:: RECORDS FOR THIS TASK

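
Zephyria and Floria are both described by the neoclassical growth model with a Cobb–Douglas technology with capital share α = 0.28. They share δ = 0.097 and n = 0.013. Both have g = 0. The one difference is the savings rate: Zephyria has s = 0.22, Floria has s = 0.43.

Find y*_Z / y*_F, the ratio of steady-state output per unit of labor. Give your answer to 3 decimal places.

Steady-state y* = [s/(n + δ)]^(α/(1−α)), so the ratio is [ (s_Z/(n + δ)_Z) / (s_F/(n + δ)_F) ]^0.3889.
s_Z/(n + δ)_Z = 0.22/0.110 = 2.0000; s_F/(n + δ)_F = 0.43/0.110 = 3.9091.
Ratio = (2.0000/3.9091)^0.3889 = 0.5116^0.3889 ≈ 0.7706

ratio ≈ 0.771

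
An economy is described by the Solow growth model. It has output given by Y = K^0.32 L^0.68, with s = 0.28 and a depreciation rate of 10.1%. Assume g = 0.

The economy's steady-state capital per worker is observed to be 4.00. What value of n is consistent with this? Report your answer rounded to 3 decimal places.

Steady state requires s·f(k) = (n + δ)·k, i.e. s·k^α = (n + δ)·k.
So s / (n + δ) = (k*)^(1−α) = 4.00^0.68 = 2.5669.
Therefore n + δ = s / 2.5669 = 0.28 / 2.5669 = 0.1091, so n = 0.1091 − 0.101 = 0.0081.

n ≈ 0.008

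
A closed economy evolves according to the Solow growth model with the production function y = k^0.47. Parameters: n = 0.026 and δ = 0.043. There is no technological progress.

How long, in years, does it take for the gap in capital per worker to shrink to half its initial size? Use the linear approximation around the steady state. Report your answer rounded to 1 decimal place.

Near the steady state the convergence rate is λ = (1 − α)(n + δ).
λ = (1 − 0.47) × 0.069 = 0.53 × 0.069 = 0.03657
Half-life = ln 2 / λ = 0.6931 / 0.03657 ≈ 18.95 years

t_½ ≈ 19.0 years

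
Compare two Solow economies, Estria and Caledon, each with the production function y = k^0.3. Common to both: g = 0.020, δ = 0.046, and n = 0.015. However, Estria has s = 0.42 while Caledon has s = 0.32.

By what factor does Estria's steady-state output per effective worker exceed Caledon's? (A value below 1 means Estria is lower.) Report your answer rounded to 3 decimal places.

Steady-state y* = [s/(n + g + δ)]^(α/(1−α)), so the ratio is [ (s_E/(n + g + δ)_E) / (s_C/(n + g + δ)_C) ]^0.4286.
s_E/(n + g + δ)_E = 0.42/0.081 = 5.1852; s_C/(n + g + δ)_C = 0.32/0.081 = 3.9506.
Ratio = (5.1852/3.9506)^0.4286 = 1.3125^0.4286 ≈ 1.1236

ratio ≈ 1.124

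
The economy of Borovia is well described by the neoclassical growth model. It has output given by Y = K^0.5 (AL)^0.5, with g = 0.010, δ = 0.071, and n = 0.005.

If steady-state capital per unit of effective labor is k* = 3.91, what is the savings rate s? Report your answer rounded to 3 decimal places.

Steady state requires s·f(k) = (n + g + δ)·k, i.e. s·k^α = (n + g + δ)·k.
So s / (n + g + δ) = (k*)^(1−α) = 3.91^0.5 = 1.9774.
Therefore s = 1.9774 × (n + g + δ) = 1.9774 × 0.086 = 0.1701.

s ≈ 0.170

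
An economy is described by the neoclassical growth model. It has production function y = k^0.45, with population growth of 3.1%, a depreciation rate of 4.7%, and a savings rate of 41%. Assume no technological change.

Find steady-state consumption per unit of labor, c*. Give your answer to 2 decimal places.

In steady state, investment equals break-even investment: s·k^α = (n + δ)·k.
Rearranging, k^(1−α) = s / (n + δ).
k^0.55 = 0.41 / (0.031 + 0.047) = 0.41 / 0.078 = 5.2564
k* = 5.2564^(1/0.55) ≈ 20.4335
y* = (k*)^α = 20.4335^0.45 ≈ 3.8874
c* = (1 − s)·y* = (1 − 0.41) × 3.8874 ≈ 2.2936

c* = 2.29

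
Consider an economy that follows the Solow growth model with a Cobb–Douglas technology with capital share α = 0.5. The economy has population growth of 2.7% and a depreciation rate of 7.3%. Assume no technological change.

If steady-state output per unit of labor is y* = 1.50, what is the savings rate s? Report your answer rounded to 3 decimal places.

Steady state requires s·f(k) = (n + δ)·k, i.e. s·k^α = (n + δ)·k.
Since y* = [s/(n + δ)]^(α/(1−α)), we have s/(n + δ) = (y*)^((1−α)/α) = 1.50^1 = 1.5000.
Therefore s = 1.5000 × (n + δ) = 1.5000 × 0.100 = 0.1500.

s ≈ 0.150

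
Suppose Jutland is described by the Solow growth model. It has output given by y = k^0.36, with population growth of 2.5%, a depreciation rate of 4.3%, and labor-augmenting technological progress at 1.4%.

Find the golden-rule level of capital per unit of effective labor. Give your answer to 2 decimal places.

k_gold ≈ 10.09

The golden rule sets f'(k) = n + g + δ, i.e. α·k^(α−1) = n + g + δ.
So k^(1−α) = α / (n + g + δ) = 0.36 / 0.082 = 4.3902.
k_gold = 4.3902^(1/0.64) ≈ 10.0898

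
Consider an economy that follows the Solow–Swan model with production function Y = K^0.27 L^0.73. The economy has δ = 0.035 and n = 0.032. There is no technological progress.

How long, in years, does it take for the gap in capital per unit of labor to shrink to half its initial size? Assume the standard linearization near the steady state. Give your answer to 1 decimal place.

Near the steady state the convergence rate is λ = (1 − α)(n + δ).
λ = (1 − 0.27) × 0.067 = 0.73 × 0.067 = 0.04891
Half-life = ln 2 / λ = 0.6931 / 0.04891 ≈ 14.17 years

t_½ ≈ 14.2 years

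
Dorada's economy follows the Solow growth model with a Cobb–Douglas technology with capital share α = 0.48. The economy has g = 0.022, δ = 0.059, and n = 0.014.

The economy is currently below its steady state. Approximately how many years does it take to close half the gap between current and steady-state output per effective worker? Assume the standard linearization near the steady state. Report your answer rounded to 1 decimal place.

Near the steady state the convergence rate is λ = (1 − α)(n + g + δ).
λ = (1 − 0.48) × 0.095 = 0.52 × 0.095 = 0.0494
Half-life = ln 2 / λ = 0.6931 / 0.0494 ≈ 14.03 years

half-life ≈ 14.0 years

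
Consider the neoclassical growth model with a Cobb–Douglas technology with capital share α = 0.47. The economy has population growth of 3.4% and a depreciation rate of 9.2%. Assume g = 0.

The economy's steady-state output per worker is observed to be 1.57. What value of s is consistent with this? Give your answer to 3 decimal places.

s ≈ 0.210

Steady state requires s·f(k) = (n + δ)·k, i.e. s·k^α = (n + δ)·k.
Since y* = [s/(n + δ)]^(α/(1−α)), we have s/(n + δ) = (y*)^((1−α)/α) = 1.57^1.1277 = 1.6631.
Therefore s = 1.6631 × (n + δ) = 1.6631 × 0.126 = 0.2096.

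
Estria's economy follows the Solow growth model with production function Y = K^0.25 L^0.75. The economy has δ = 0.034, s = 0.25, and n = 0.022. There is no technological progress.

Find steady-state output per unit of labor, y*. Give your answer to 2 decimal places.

In steady state, investment equals break-even investment: s·k^α = (n + δ)·k.
Dividing both sides by k: k^(1−α) = s / (n + δ).
k^0.75 = 0.25 / (0.022 + 0.034) = 0.25 / 0.056 = 4.4643
k* = 4.4643^(1/0.75) ≈ 7.3509
y* = (k*)^α = 7.3509^0.25 ≈ 1.6466

y* = 1.65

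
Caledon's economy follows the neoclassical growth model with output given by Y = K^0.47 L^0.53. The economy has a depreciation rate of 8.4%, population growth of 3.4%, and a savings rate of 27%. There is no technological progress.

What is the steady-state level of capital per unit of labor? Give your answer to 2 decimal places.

Steady state requires s·f(k) = (n + δ)·k, i.e. s·k^α = (n + δ)·k.
Rearranging, k^(1−α) = s / (n + δ).
k^0.53 = 0.27 / (0.034 + 0.084) = 0.27 / 0.118 = 2.2881
k* = 2.2881^(1/0.53) ≈ 4.7671

k* = 4.77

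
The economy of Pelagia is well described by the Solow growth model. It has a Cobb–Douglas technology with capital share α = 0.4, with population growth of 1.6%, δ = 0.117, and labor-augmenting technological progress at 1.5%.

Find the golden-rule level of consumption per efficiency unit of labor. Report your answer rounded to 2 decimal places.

At the golden rule, f'(k) = n + g + δ, so α·k^(α−1) = n + g + δ and k_gold = (α/(n + g + δ))^(1/(1−α)).
k_gold = (0.4/0.148)^(1/0.6) = 2.7027^1.6667 ≈ 5.2442
c_gold = f(k_gold) − (n + g + δ)·k_gold = 1.9403 − 0.148×5.2442 ≈ 1.1642

c_gold ≈ 1.16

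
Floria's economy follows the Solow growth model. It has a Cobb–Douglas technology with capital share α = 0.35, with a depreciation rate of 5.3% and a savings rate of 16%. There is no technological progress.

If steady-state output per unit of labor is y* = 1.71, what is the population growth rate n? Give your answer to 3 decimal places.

In steady state, investment equals break-even investment: s·k^α = (n + δ)·k.
Since y* = [s/(n + δ)]^(α/(1−α)), we have s/(n + δ) = (y*)^((1−α)/α) = 1.71^1.8571 = 2.7083.
Therefore n + δ = s / 2.7083 = 0.16 / 2.7083 = 0.0591, so n = 0.0591 − 0.053 = 0.0061.

n ≈ 0.006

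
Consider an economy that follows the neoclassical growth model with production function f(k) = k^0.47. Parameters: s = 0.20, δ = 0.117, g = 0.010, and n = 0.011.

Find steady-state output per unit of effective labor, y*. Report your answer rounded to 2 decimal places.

In steady state, investment equals break-even investment: s·k^α = (n + g + δ)·k.
Rearranging, k^(1−α) = s / (n + g + δ).
k^0.53 = 0.20 / (0.011 + 0.010 + 0.117) = 0.20 / 0.138 = 1.4493
k* = 1.4493^(1/0.53) ≈ 2.0141
y* = (k*)^α = 2.0141^0.47 ≈ 1.3897

y* = 1.39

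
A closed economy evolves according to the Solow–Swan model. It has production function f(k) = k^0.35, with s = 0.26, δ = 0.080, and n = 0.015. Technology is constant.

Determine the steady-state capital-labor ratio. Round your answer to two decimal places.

k* ≈ 4.71

Steady state requires s·f(k) = (n + δ)·k, i.e. s·k^α = (n + δ)·k.
Rearranging, k^(1−α) = s / (n + δ).
k^0.65 = 0.26 / (0.015 + 0.080) = 0.26 / 0.095 = 2.7368
k* = 2.7368^(1/0.65) ≈ 4.7063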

::::

_WORK TO COMPLETE_
Set down, exactly as they stand above, the lines starting with the line with "The economy's steady-state output" and going on through the line with "Floria's economy follows", and no others.

_EXERCISE OUTPUT_
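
The economy's steady-state output per worker is observed to be 1.57. What value of s is consistent with this? Give your answer to 3 decimal places.

s ≈ 0.210

Steady state requires s·f(k) = (n + δ)·k, i.e. s·k^α = (n + δ)·k.
Since y* = [s/(n + δ)]^(α/(1−α)), we have s/(n + δ) = (y*)^((1−α)/α) = 1.57^1.1277 = 1.6631.
Therefore s = 1.6631 × (n + δ) = 1.6631 × 0.126 = 0.2096.

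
Estria's economy follows the Solow growth model with production function Y = K^0.25 L^0.75. The economy has δ = 0.034, s = 0.25, and n = 0.022. There is no technological progress.

Find steady-state output per unit of labor, y*. Give your answer to 2 decimal places.

In steady state, investment equals break-even investment: s·k^α = (n + δ)·k.
Dividing both sides by k: k^(1−α) = s / (n + δ).
k^0.75 = 0.25 / (0.022 + 0.034) = 0.25 / 0.056 = 4.4643
k* = 4.4643^(1/0.75) ≈ 7.3509
y* = (k*)^α = 7.3509^0.25 ≈ 1.6466

y* = 1.65

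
Caledon's economy follows the neoclassical growth model with output given by Y = K^0.47 L^0.53. The economy has a depreciation rate of 8.4%, population growth of 3.4%, and a savings rate of 27%. There is no technological progress.

What is the steady-state level of capital per unit of labor? Give your answer to 2 decimal places.

Steady state requires s·f(k) = (n + δ)·k, i.e. s·k^α = (n + δ)·k.
Rearranging, k^(1−α) = s / (n + δ).
k^0.53 = 0.27 / (0.034 + 0.084) = 0.27 / 0.118 = 2.2881
k* = 2.2881^(1/0.53) ≈ 4.7671

k* = 4.77

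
The economy of Pelagia is well described by the Solow growth model. It has a Cobb–Douglas technology with capital share α = 0.4, with population growth of 1.6%, δ = 0.117, and labor-augmenting technological progress at 1.5%.

Find the golden-rule level of consumption per efficiency unit of labor. Report your answer rounded to 2 decimal places.

At the golden rule, f'(k) = n + g + δ, so α·k^(α−1) = n + g + δ and k_gold = (α/(n + g + δ))^(1/(1−α)).
k_gold = (0.4/0.148)^(1/0.6) = 2.7027^1.6667 ≈ 5.2442
c_gold = f(k_gold) − (n + g + δ)·k_gold = 1.9403 − 0.148×5.2442 ≈ 1.1642

c_gold ≈ 1.16

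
Floria's economy follows the Solow growth model. It has a Cobb–Douglas technology with capital share α = 0.35, with a depreciation rate of 5.3% and a savings rate of 16%. There is no technological progress.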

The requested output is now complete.